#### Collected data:
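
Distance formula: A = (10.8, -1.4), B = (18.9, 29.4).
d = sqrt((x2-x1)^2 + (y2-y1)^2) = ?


dx = 18.9 - 10.8 = 8.1
dy = 29.4 + 1.4 = 30.8
d = sqrt(65.61 + 948.64) = sqrt(1014.25) = 31.8473

31.8473


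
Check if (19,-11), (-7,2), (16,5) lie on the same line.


19*(2-5) - 7*(5+ 11) + 16*(-11-2)
= -57 - 112 - 208 = -377

No, not collinear (determinant = -377)


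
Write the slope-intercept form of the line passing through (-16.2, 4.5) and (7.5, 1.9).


m = (-2.6)/(23.7) = -0.1097
b = y1 - m*x1 = 4.5 - (-2.6*(-16.2))/(23.7) = 4.5 - 1.7772 = 2.7228

y = -0.1097x + 2.7228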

#### Work request:
Repeat the data verbatim, line after line, leaving nothing out.

#### Written reply:
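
Distance formula: A = (10.8, -1.4), B = (18.9, 29.4).
d = sqrt((x2-x1)^2 + (y2-y1)^2) = ?


dx = 18.9 - 10.8 = 8.1
dy = 29.4 + 1.4 = 30.8
d = sqrt(65.61 + 948.64) = sqrt(1014.25) = 31.8473

31.8473


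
Check if (19,-11), (-7,2), (16,5) lie on the same line.


19*(2-5) - 7*(5+ 11) + 16*(-11-2)
= -57 - 112 - 208 = -377

No, not collinear (determinant = -377)


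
Write the slope-intercept form of the line passing through (-16.2, 4.5) and (7.5, 1.9).


m = (-2.6)/(23.7) = -0.1097
b = y1 - m*x1 = 4.5 - (-2.6*(-16.2))/(23.7) = 4.5 - 1.7772 = 2.7228

y = -0.1097x + 2.7228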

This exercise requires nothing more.